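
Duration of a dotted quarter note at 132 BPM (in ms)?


Reasoning:
One quarter-note beat = 60000 / BPM = 60000 / 132 ms
Dotted quarter note = 3/2 × quarter note
Duration = 3/2 × 60000 / 132 = 90000 / 132
= 681.8 ms


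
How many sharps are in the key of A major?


Reasoning:
Sharp major keys follow the circle of fifths: C(0), G(1), D(2), A(3), E(4), B(5), F#(6), C#(7)
A major has 3 sharps
Order of sharps: F# C# G# D# A# E# B# → first 3: F#, C#, G#
= 3 sharps


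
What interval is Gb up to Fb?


Solution.
Letter names: G → F spans 7 letter names → a 7th
Semitones: Gb → Fb = 10 half-steps
A 7th of 10 semitones is a minor 7th
= minor 7th


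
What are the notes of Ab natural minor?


Solution.
Natural minor scale pattern: W-H-W-W-H-W-W (2-1-2-2-1-2-2 semitones)
Starting from Ab:
  Ab + 2 semitones → Bb
  Bb + 1 semitone → Cb
  Cb + 2 semitones → Db
  Db + 2 semitones → Eb
  Eb + 1 semitone → Fb
  Fb + 2 semitones → Gb
  Gb + 2 semitones → Ab
Scale = Ab Bb Cb Db Eb Fb Gb


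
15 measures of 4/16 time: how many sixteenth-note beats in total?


Step by step:
Time signature 4/16: the bottom number 16 means the sixteenth note gets one count
The top number 4 means 4 sixteenth-note beats per measure
Total = 4 × 15 measures
= 60 sixteenth-note beats


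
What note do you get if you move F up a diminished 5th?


Working:
diminished 5th: 5 letter names, 6 semitones
Letter: F + 4 → C
Pitch: F + 6 semitones, spelled as a C → Cb
= Cb


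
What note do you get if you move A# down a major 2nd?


major 2nd: 2 letter names, 2 semitones
Letter: A - 1 → G
Pitch: A# - 2 semitones, spelled as a G → G#
= G#


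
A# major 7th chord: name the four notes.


Reasoning:
Major 7th chord = root + major 3rd + perfect 5th + major 7th
Seventh chords stack in thirds, so the letter names are A-C-E-G
Root: A#
Major 3rd above A#: C##
Perfect 5th above A#: E#
Major 7th above A#: G##
Chord = A# C## E# G##


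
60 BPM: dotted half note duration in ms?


One quarter-note beat = 60000 / BPM = 60000 / 60 ms
Dotted half note = 3 × quarter note
Duration = 3 × 60000 / 60 = 180000 / 60
= 3000.0 ms


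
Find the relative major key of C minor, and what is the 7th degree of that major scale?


Step by step:
The relative major shares the key signature and is a minor 3rd above the minor tonic
A minor 3rd above C is Eb
→ relative major of C minor is Eb major
Eb major scale: Eb F G Ab Bb C D
= Eb major; 7th degree = D


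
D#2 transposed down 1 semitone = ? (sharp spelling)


Let's work it out.
D#2: chromatic position 3 in octave 2 → absolute = 2×12 + 3 = 27
Transpose down 1: 27 - 1 = 26
26 = 2×12 + 2 → D in octave 2
Result = D2


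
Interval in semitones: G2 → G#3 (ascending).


Reasoning:
Absolute semitone position = octave×12 + chromatic position
G2: 2×12 + 7 = 31
G#3: 3×12 + 8 = 44
Difference = 44 - 31 = 13
= 13 semitones


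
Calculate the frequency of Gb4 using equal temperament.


Let's work it out.
f = 440 × 2^(n/12) where n = semitones from A4
Gb4: -3 semitones from A4
f = 440 × 2^(-3/12)
f = 369.99 Hz


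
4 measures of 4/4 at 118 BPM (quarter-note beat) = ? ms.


Solution.
Quarter-note beat duration = 60000 / 118 ms
Beats per measure (4/4) = 4
One measure = 4 × 60000 / 118 = 240000 / 118 ms
4 measures = 4 × 240000 / 118 = 960000 / 118
= 8135.6 ms


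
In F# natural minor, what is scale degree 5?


Natural minor scale pattern: W-H-W-W-H-W-W (2-1-2-2-1-2-2 semitones)
Starting from F#:
  F# + 2 semitones → G#
  G# + 1 semitone → A
  A + 2 semitones → B
  B + 2 semitones → C#
  C# + 1 semitone → D
  D + 2 semitones → E
  E + 2 semitones → F#
Scale: F# G# A B C# D E
Degree 5 = C#


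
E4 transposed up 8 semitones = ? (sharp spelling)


Solution.
E4: chromatic position 4 in octave 4 → absolute = 4×12 + 4 = 52
Transpose up 8: 52 + 8 = 60
60 = 5×12 + 0 → C in octave 5
Result = C5


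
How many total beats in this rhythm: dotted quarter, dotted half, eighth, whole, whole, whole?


Let's work it out.
Beat values:
  dotted quarter = 1.5 beats
  dotted half = 3 beats
  eighth = 0.5 beats
  whole = 4 beats
  whole = 4 beats
  whole = 4 beats
Sum = 1.5 + 3 + 0.5 + 4 + 4 + 4
= 17 beats


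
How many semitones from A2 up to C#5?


Absolute semitone position = octave×12 + chromatic position
A2: 2×12 + 9 = 33
C#5: 5×12 + 1 = 61
Difference = 61 - 33 = 28
= 28 semitones


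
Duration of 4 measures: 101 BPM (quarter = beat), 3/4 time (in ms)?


Reasoning:
Quarter-note beat duration = 60000 / 101 ms
Beats per measure (3/4) = 3
One measure = 3 × 60000 / 101 = 180000 / 101 ms
4 measures = 4 × 180000 / 101 = 720000 / 101
= 7128.7 ms


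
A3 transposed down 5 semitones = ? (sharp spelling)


A3: chromatic position 9 in octave 3 → absolute = 3×12 + 9 = 45
Transpose down 5: 45 - 5 = 40
40 = 3×12 + 4 → E in octave 3
Result = E3


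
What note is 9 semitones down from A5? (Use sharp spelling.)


Solution.
A5: chromatic position 9 in octave 5 → absolute = 5×12 + 9 = 69
Transpose down 9: 69 - 9 = 60
60 = 5×12 + 0 → C in octave 5
Result = C5


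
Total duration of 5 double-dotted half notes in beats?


Step by step:
Base half note = 2 beats
Dot 1 adds half the previous value: +1
Dot 2 adds half the previous value: +1/2
One double-dotted half = 2 + 1 + 1/2 = 7/2
5 of them = 5 × 7/2 = 35/2
= 35/2 beats


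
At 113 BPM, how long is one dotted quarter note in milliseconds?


Reasoning:
One quarter-note beat = 60000 / BPM = 60000 / 113 ms
Dotted quarter note = 3/2 × quarter note
Duration = 3/2 × 60000 / 113 = 90000 / 113
= 796.5 ms


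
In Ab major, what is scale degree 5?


Let's work it out.
Major scale pattern: W-W-H-W-W-W-H (2-2-1-2-2-2-1 semitones)
Starting from Ab:
  Ab + 2 semitones → Bb
  Bb + 2 semitones → C
  C + 1 semitone → Db
  Db + 2 semitones → Eb
  Eb + 2 semitones → F
  F + 2 semitones → G
  G + 1 semitone → Ab
Scale: Ab Bb C Db Eb F G
Degree 5 = Eb


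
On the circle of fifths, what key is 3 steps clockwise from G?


Each clockwise step on the circle of fifths moves up a perfect 5th
From G: G → D → A → E
= E


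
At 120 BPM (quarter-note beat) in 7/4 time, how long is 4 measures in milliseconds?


Working:
Quarter-note beat duration = 60000 / 120 ms
Beats per measure (7/4) = 7
One measure = 7 × 60000 / 120 = 420000 / 120 ms
4 measures = 4 × 420000 / 120 = 1680000 / 120
= 14000.0 ms


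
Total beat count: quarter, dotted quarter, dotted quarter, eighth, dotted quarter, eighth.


Working:
Beat values:
  quarter = 1 beat
  dotted quarter = 1.5 beats
  dotted quarter = 1.5 beats
  eighth = 0.5 beats
  dotted quarter = 1.5 beats
  eighth = 0.5 beats
Sum = 1 + 1.5 + 1.5 + 0.5 + 1.5 + 0.5
= 6.5 beats


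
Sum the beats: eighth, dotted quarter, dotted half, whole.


Let's work it out.
Beat values:
  eighth = 0.5 beats
  dotted quarter = 1.5 beats
  dotted half = 3 beats
  whole = 4 beats
Sum = 0.5 + 1.5 + 3 + 4
= 9 beats


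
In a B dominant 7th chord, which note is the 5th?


Dominant 7th chord = root + major 3rd + perfect 5th + minor 7th
Seventh chords stack in thirds, so the letter names are B-D-F-A
Root: B
Major 3rd above B: D#
Perfect 5th above B: F#
Minor 7th above B: A
The 5th = F#


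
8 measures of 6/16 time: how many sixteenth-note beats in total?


Time signature 6/16: the bottom number 16 means the sixteenth note gets one count
The top number 6 means 6 sixteenth-note beats per measure
Total = 6 × 8 measures
= 48 sixteenth-note beats


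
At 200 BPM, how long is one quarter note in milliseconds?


One quarter-note beat = 60000 / BPM = 60000 / 200 ms
Duration = 60000 / 200
= 300.0 ms


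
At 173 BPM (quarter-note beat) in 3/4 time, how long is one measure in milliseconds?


Quarter-note beat duration = 60000 / 173 ms
Beats per measure (3/4) = 3
One measure = 3 × 60000 / 173 = 180000 / 173 ms
= 1040.5 ms


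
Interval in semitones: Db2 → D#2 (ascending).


Let's work it out.
Absolute semitone position = octave×12 + chromatic position
Db2: 2×12 + 1 = 25
D#2: 2×12 + 3 = 27
Difference = 27 - 25 = 2
= 2 semitones


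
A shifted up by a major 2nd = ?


Solution.
major 2nd: 2 letter names, 2 semitones
Letter: A + 1 → B
Pitch: A + 2 semitones, spelled as a B → B
= B


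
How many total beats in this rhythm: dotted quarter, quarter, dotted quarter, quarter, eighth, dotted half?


Let's work it out.
Beat values:
  dotted quarter = 1.5 beats
  quarter = 1 beat
  dotted quarter = 1.5 beats
  quarter = 1 beat
  eighth = 0.5 beats
  dotted half = 3 beats
Sum = 1.5 + 1 + 1.5 + 1 + 0.5 + 3
= 8.5 beats


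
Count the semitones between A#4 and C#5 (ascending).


Absolute semitone position = octave×12 + chromatic position
A#4: 4×12 + 10 = 58
C#5: 5×12 + 1 = 61
Difference = 61 - 58 = 3
= 3 semitones


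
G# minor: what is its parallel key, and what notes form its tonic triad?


Let's work it out.
Parallel keys share the same tonic but differ in mode
G# minor → parallel is G# major
Tonic triad of G# major = G# B# D#
= G# major; triad = G# B# D#


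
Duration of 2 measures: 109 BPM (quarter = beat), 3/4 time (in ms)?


Reasoning:
Quarter-note beat duration = 60000 / 109 ms
Beats per measure (3/4) = 3
One measure = 3 × 60000 / 109 = 180000 / 109 ms
2 measures = 2 × 180000 / 109 = 360000 / 109
= 3302.8 ms


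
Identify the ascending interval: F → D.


Working:
Letter names: F → D spans 6 letter names → a 6th
Semitones: F → D = 9 half-steps
A 6th of 9 semitones is a major 6th
= major 6th


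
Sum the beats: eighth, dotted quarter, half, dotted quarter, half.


Beat values:
  eighth = 0.5 beats
  dotted quarter = 1.5 beats
  half = 2 beats
  dotted quarter = 1.5 beats
  half = 2 beats
Sum = 0.5 + 1.5 + 2 + 1.5 + 2
= 7.5 beats


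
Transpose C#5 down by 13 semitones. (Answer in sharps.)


C#5: chromatic position 1 in octave 5 → absolute = 5×12 + 1 = 61
Transpose down 13: 61 - 13 = 48
48 = 4×12 + 0 → C in octave 4
Result = C4


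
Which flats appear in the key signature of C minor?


Solution.
Flat minor keys: A(0), D(1), G(2), C(3), F(4), Bb(5), Eb(6), Ab(7)
C minor has 3 flats
Order of flats: Bb Eb Ab Db Gb Cb Fb → first 3: Bb, Eb, Ab
= Bb, Eb, Ab


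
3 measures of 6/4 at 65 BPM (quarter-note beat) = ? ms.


Working:
Quarter-note beat duration = 60000 / 65 ms
Beats per measure (6/4) = 6
One measure = 6 × 60000 / 65 = 360000 / 65 ms
3 measures = 3 × 360000 / 65 = 1080000 / 65
= 16615.4 ms


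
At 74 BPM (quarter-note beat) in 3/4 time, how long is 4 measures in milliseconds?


Quarter-note beat duration = 60000 / 74 ms
Beats per measure (3/4) = 3
One measure = 3 × 60000 / 74 = 180000 / 74 ms
4 measures = 4 × 180000 / 74 = 720000 / 74
= 9729.7 ms


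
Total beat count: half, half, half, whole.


Let's work it out.
Beat values:
  half = 2 beats
  half = 2 beats
  half = 2 beats
  whole = 4 beats
Sum = 2 + 2 + 2 + 4
= 10 beats


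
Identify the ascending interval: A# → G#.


Reasoning:
Letter names: A → G spans 7 letter names → a 7th
Semitones: A# → G# = 10 half-steps
A 7th of 10 semitones is a minor 7th
= minor 7th


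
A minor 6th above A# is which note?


Working:
A 6th spans 6 letter names, so from A we land on F
A minor 6th = 8 semitones above A#
Spell F at that pitch: F#
= F#


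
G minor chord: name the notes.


Working:
Minor triad = root + minor 3rd (3 semitones) + perfect 5th (7 semitones)
A triad on G stacks thirds, so the chord tones use letter names G-B-D
Root: G
Minor 3rd above G: Bb
Perfect 5th above G: D
Chord = G Bb D


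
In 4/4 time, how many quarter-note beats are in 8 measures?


Solution.
Time signature 4/4: the bottom number 4 means the quarter note gets one count
The top number 4 means 4 quarter-note beats per measure
Total = 4 × 8 measures
= 32 quarter-note beats


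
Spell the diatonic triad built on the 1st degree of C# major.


Working:
C# major scale: C# D# E# F# G# A# B#
Diatonic triad on degree 1 stacks scale notes 1, 3, 5: C# E# G#
C#→E# = 4 semitones; C#→G# = 7 semitones → major triad
= C# E# G# (major)


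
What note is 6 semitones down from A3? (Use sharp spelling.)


A3: chromatic position 9 in octave 3 → absolute = 3×12 + 9 = 45
Transpose down 6: 45 - 6 = 39
39 = 3×12 + 3 → D# in octave 3
Result = D#3


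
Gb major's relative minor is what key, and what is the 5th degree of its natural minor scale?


Working:
The relative minor shares the major's key signature and starts on its 6th degree
6th degree = a major 6th above the tonic; a major 6th above Gb is Eb
→ relative minor of Gb major is Eb minor
Eb natural minor scale: Eb F Gb Ab Bb Cb Db
= Eb minor; 5th degree = Bb


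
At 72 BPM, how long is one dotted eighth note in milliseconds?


Solution.
One quarter-note beat = 60000 / BPM = 60000 / 72 ms
Dotted eighth note = 3/4 × quarter note
Duration = 3/4 × 60000 / 72 = 45000 / 72
= 625.0 ms


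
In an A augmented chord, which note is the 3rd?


Solution.
Augmented triad = root + major 3rd (4 semitones) + augmented 5th (8 semitones)
A triad on A stacks thirds, so the chord tones use letter names A-C-E
Root: A
Major 3rd above A: C#
Augmented 5th above A: E#
The 3rd = C#


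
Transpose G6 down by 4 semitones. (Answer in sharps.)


Solution.
G6: chromatic position 7 in octave 6 → absolute = 6×12 + 7 = 79
Transpose down 4: 79 - 4 = 75
75 = 6×12 + 3 → D# in octave 6
Result = D#6


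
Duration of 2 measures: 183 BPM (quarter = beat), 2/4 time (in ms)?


Reasoning:
Quarter-note beat duration = 60000 / 183 ms
Beats per measure (2/4) = 2
One measure = 2 × 60000 / 183 = 120000 / 183 ms
2 measures = 2 × 120000 / 183 = 240000 / 183
= 1311.5 ms


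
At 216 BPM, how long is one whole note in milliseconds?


Step by step:
One quarter-note beat = 60000 / BPM = 60000 / 216 ms
Whole note = 4 × quarter note
Duration = 4 × 60000 / 216 = 240000 / 216
= 1111.1 ms


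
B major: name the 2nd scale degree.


Let's work it out.
Major scale pattern: W-W-H-W-W-W-H (2-2-1-2-2-2-1 semitones)
Starting from B:
  B + 2 semitones → C#
  C# + 2 semitones → D#
  D# + 1 semitone → E
  E + 2 semitones → F#
  F# + 2 semitones → G#
  G# + 2 semitones → A#
  A# + 1 semitone → B
Scale: B C# D# E F# G# A#
Degree 2 = C#


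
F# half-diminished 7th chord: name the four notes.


Working:
Half-diminished 7th chord = root + minor 3rd + diminished 5th + minor 7th
Seventh chords stack in thirds, so the letter names are F-A-C-E
Root: F#
Minor 3rd above F#: A
Diminished 5th above F#: C
Minor 7th above F#: E
Chord = F# A C E


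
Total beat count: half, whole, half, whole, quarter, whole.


Let's work it out.
Beat values:
  half = 2 beats
  whole = 4 beats
  half = 2 beats
  whole = 4 beats
  quarter = 1 beat
  whole = 4 beats
Sum = 2 + 4 + 2 + 4 + 1 + 4
= 17 beats


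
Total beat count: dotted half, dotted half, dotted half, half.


Let's work it out.
Beat values:
  dotted half = 3 beats
  dotted half = 3 beats
  dotted half = 3 beats
  half = 2 beats
Sum = 3 + 3 + 3 + 2
= 11 beats


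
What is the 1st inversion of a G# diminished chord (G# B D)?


Root position: G# B D
1st inversion: move root up an octave
Bass note: B
Notes (bottom to top) = B D G#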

Task goal ▸ Your answer must be an exact transcription of the lines from the one containing "Total beat count: dotted" through the last line of the records above, and nothing else.

Result of this task ▸
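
Total beat count: dotted half, dotted half, dotted half, half.


Let's work it out.
Beat values:
  dotted half = 3 beats
  dotted half = 3 beats
  dotted half = 3 beats
  half = 2 beats
Sum = 3 + 3 + 3 + 2
= 11 beats


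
What is the 1st inversion of a G# diminished chord (G# B D)?


Root position: G# B D
1st inversion: move root up an octave
Bass note: B
Notes (bottom to top) = B D G#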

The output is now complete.